## Task objective
If anything in the data looks odd, keep it anyway and write the whole listing out unchanged.

*** Input records ***

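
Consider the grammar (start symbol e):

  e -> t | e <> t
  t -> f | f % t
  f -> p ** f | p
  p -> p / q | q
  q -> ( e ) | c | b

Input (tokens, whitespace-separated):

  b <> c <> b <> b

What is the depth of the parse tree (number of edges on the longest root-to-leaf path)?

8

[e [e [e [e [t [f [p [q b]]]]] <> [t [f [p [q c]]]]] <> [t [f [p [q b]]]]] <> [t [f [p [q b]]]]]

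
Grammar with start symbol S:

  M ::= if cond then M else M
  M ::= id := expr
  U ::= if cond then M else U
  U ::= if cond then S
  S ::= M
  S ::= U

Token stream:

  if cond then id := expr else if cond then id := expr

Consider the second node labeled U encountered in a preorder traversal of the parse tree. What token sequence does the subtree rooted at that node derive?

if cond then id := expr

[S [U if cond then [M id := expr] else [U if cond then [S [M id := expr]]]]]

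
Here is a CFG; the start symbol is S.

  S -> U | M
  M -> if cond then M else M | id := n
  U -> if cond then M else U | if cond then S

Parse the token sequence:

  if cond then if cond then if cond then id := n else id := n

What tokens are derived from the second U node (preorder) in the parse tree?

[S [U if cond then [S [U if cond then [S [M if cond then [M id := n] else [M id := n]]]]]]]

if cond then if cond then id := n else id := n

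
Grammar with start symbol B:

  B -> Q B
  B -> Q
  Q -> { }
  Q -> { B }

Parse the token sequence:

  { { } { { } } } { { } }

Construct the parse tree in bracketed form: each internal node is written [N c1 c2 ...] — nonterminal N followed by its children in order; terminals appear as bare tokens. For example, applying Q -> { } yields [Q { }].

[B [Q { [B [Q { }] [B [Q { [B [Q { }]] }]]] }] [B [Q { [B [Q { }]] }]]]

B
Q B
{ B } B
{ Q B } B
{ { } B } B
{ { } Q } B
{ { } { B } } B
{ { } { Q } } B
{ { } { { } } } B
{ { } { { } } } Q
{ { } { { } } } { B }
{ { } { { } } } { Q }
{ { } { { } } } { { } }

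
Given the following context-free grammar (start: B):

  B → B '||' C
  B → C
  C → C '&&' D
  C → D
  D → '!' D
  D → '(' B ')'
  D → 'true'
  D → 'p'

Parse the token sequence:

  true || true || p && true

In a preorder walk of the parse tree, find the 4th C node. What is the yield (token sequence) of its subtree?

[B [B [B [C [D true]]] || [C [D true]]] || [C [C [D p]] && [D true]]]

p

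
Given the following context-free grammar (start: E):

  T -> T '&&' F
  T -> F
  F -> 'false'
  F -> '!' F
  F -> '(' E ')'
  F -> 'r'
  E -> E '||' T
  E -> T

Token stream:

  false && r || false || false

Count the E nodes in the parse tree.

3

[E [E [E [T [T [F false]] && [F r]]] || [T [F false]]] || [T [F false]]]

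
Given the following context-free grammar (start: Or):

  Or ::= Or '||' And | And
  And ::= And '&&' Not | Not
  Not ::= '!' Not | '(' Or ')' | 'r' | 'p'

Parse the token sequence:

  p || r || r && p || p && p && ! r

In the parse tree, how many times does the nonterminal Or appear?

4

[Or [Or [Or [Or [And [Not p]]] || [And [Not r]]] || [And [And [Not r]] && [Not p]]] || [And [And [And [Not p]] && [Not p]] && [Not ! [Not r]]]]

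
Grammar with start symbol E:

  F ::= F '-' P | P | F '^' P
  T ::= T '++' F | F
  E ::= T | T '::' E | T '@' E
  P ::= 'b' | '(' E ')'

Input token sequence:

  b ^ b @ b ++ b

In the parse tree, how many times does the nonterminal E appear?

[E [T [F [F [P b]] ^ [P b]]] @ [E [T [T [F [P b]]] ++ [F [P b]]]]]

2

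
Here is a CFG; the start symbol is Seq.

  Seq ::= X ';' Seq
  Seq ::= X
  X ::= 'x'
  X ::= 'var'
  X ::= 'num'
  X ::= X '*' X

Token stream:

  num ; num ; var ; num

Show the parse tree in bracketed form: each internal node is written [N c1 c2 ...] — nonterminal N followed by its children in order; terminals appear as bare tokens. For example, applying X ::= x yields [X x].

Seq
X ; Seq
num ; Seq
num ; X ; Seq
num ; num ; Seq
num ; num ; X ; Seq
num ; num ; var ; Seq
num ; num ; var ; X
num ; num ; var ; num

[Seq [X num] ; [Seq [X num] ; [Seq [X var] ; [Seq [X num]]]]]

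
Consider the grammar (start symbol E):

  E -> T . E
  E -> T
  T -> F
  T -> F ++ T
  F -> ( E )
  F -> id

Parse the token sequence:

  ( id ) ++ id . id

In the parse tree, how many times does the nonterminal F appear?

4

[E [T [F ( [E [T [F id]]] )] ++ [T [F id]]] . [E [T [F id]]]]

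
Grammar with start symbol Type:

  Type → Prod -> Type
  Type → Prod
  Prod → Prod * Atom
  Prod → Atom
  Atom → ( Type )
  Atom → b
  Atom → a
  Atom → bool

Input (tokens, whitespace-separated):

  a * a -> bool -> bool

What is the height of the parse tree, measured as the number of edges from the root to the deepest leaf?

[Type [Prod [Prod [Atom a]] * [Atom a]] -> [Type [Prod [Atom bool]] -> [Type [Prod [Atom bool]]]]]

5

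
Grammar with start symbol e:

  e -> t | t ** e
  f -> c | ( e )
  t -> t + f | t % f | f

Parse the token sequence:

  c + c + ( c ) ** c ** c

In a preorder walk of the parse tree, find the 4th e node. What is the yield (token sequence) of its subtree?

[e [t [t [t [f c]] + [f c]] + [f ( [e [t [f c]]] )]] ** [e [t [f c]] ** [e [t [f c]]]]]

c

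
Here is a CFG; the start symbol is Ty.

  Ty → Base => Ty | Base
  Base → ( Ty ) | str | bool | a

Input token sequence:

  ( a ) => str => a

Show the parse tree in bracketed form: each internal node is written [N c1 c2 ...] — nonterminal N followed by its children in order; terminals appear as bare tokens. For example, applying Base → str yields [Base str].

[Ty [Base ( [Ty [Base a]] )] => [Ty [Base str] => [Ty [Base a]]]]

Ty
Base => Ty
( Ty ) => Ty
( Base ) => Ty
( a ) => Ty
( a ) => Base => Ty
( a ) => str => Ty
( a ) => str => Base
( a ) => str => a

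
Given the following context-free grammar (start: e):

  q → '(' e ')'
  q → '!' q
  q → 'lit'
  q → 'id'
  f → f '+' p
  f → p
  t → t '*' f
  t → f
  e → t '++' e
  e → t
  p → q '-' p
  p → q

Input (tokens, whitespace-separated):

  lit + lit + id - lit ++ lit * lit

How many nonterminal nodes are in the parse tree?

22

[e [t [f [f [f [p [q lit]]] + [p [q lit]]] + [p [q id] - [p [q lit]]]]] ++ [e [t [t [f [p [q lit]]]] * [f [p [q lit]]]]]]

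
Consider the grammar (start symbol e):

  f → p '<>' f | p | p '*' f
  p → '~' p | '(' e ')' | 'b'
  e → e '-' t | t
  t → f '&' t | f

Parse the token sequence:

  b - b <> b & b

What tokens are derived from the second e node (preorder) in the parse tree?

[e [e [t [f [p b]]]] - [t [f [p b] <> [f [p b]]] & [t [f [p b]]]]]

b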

***

## Exercise answer
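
Consider the grammar (start symbol e):

  e -> t | e <> t
  t -> f | f % t
  f -> p ** f | p
  p -> p / q | q
  q -> ( e ) | c | b

Input (tokens, whitespace-separated):

  b <> c <> b <> b

What is the depth of the parse tree (number of edges on the longest root-to-leaf path)?

8

[e [e [e [e [t [f [p [q b]]]]] <> [t [f [p [q c]]]]] <> [t [f [p [q b]]]]] <> [t [f [p [q b]]]]]

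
Grammar with start symbol S:

  M ::= if cond then M else M
  M ::= id := expr
  U ::= if cond then M else U
  U ::= if cond then S
  S ::= M
  S ::= U

Token stream:

  if cond then id := expr else if cond then id := expr

Consider the second node labeled U encountered in a preorder traversal of the parse tree. What token sequence does the subtree rooted at that node derive?

if cond then id := expr

[S [U if cond then [M id := expr] else [U if cond then [S [M id := expr]]]]]

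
Here is a CFG; the start symbol is S.

  S -> U | M
  M -> if cond then M else M | id := n
  U -> if cond then M else U | if cond then S

Parse the token sequence:

  if cond then if cond then if cond then id := n else id := n

What tokens are derived from the second U node (preorder) in the parse tree?

[S [U if cond then [S [U if cond then [S [M if cond then [M id := n] else [M id := n]]]]]]]

if cond then if cond then id := n else id := n

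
Grammar with start symbol B:

  B -> Q B
  B -> Q
  Q -> { }
  Q -> { B }

Parse the token sequence:

  { { } { { } } } { { } }

Construct the parse tree in bracketed form: each internal node is written [N c1 c2 ...] — nonterminal N followed by its children in order; terminals appear as bare tokens. For example, applying Q -> { } yields [Q { }].

[B [Q { [B [Q { }] [B [Q { [B [Q { }]] }]]] }] [B [Q { [B [Q { }]] }]]]

B
Q B
{ B } B
{ Q B } B
{ { } B } B
{ { } Q } B
{ { } { B } } B
{ { } { Q } } B
{ { } { { } } } B
{ { } { { } } } Q
{ { } { { } } } { B }
{ { } { { } } } { Q }
{ { } { { } } } { { } }

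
Given the following context-free grammar (start: B):

  B → B '||' C
  B → C
  C → C '&&' D
  C → D
  D → '!' D
  D → '(' B ')'
  D → 'true'
  D → 'p'

Parse the token sequence:

  true || true || p && true

In a preorder walk of the parse tree, find the 4th C node. What is the yield (token sequence) of its subtree?

[B [B [B [C [D true]]] || [C [D true]]] || [C [C [D p]] && [D true]]]

p

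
Given the following context-free grammar (start: E):

  T -> T '&&' F
  T -> F
  F -> 'false'
  F -> '!' F
  F -> '(' E ')'
  F -> 'r'
  E -> E '||' T
  E -> T

Token stream:

  false && r || false || false

Count the E nodes in the parse tree.

3

[E [E [E [T [T [F false]] && [F r]]] || [T [F false]]] || [T [F false]]]

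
Given the following context-free grammar (start: Or):

  Or ::= Or '||' And | And
  And ::= And '&&' Not | Not
  Not ::= '!' Not | '(' Or ')' | 'r' | 'p'

Parse the token sequence:

  p || r || r && p || p && p && ! r

In the parse tree, how many times does the nonterminal Or appear?

4

[Or [Or [Or [Or [And [Not p]]] || [And [Not r]]] || [And [And [Not r]] && [Not p]]] || [And [And [And [Not p]] && [Not p]] && [Not ! [Not r]]]]

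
Grammar with start symbol E:

  F ::= F '-' P | P | F '^' P
  T ::= T '++' F | F
  E ::= T | T '::' E | T '@' E
  P ::= 'b' | '(' E ')'

Input token sequence:

  b ^ b @ b ++ b

In the parse tree, how many times does the nonterminal E appear?

[E [T [F [F [P b]] ^ [P b]]] @ [E [T [T [F [P b]]] ++ [F [P b]]]]]

2

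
Here is a CFG; the start symbol is Seq.

  Seq ::= X ';' Seq
  Seq ::= X
  X ::= 'x'
  X ::= 'var'
  X ::= 'num'
  X ::= X '*' X

Token stream:

  num ; num ; var ; num

Show the parse tree in bracketed form: each internal node is written [N c1 c2 ...] — nonterminal N followed by its children in order; terminals appear as bare tokens. For example, applying X ::= x yields [X x].

Seq
X ; Seq
num ; Seq
num ; X ; Seq
num ; num ; Seq
num ; num ; X ; Seq
num ; num ; var ; Seq
num ; num ; var ; X
num ; num ; var ; num

[Seq [X num] ; [Seq [X num] ; [Seq [X var] ; [Seq [X num]]]]]

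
Consider the grammar (start symbol E):

  E -> T . E
  E -> T
  T -> F
  T -> F ++ T
  F -> ( E )
  F -> id

Parse the token sequence:

  ( id ) ++ id . id

In the parse tree, how many times does the nonterminal F appear?

4

[E [T [F ( [E [T [F id]]] )] ++ [T [F id]]] . [E [T [F id]]]]

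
Grammar with start symbol Type:

  Type → Prod -> Type
  Type → Prod
  Prod → Prod * Atom
  Prod → Atom
  Atom → ( Type )
  Atom → b
  Atom → a
  Atom → bool

Input (tokens, whitespace-separated):

  a * a -> bool -> bool

What is the height of the parse tree, measured as the number of edges from the root to the deepest leaf?

[Type [Prod [Prod [Atom a]] * [Atom a]] -> [Type [Prod [Atom bool]] -> [Type [Prod [Atom bool]]]]]

5

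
Grammar with start symbol e:

  e -> t | t ** e
  f -> c | ( e )
  t -> t + f | t % f | f

Parse the token sequence:

  c + c + ( c ) ** c ** c

In a preorder walk of the parse tree, find the 4th e node. What is the yield (token sequence) of its subtree?

[e [t [t [t [f c]] + [f c]] + [f ( [e [t [f c]]] )]] ** [e [t [f c]] ** [e [t [f c]]]]]

c

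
Here is a CFG; the start symbol is Ty.

  Ty → Base => Ty | Base
  Base → ( Ty ) | str | bool | a

Input token sequence:

  ( a ) => str => a

Show the parse tree in bracketed form: each internal node is written [N c1 c2 ...] — nonterminal N followed by its children in order; terminals appear as bare tokens. For example, applying Base → str yields [Base str].

[Ty [Base ( [Ty [Base a]] )] => [Ty [Base str] => [Ty [Base a]]]]

Ty
Base => Ty
( Ty ) => Ty
( Base ) => Ty
( a ) => Ty
( a ) => Base => Ty
( a ) => str => Ty
( a ) => str => Base
( a ) => str => a

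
Given the following context-free grammar (start: e):

  q → '(' e ')'
  q → '!' q
  q → 'lit'
  q → 'id'
  f → f '+' p
  f → p
  t → t '*' f
  t → f
  e → t '++' e
  e → t
  p → q '-' p
  p → q

Input (tokens, whitespace-separated):

  lit + lit + id - lit ++ lit * lit

How many nonterminal nodes are in the parse tree?

22

[e [t [f [f [f [p [q lit]]] + [p [q lit]]] + [p [q id] - [p [q lit]]]]] ++ [e [t [t [f [p [q lit]]]] * [f [p [q lit]]]]]]

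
Consider the grammar (start symbol e):

  f → p '<>' f | p | p '*' f
  p → '~' p | '(' e ')' | 'b'
  e → e '-' t | t
  t → f '&' t | f

Parse the token sequence:

  b - b <> b & b

What tokens are derived from the second e node (preorder) in the parse tree?

[e [e [t [f [p b]]]] - [t [f [p b] <> [f [p b]]] & [t [f [p b]]]]]

b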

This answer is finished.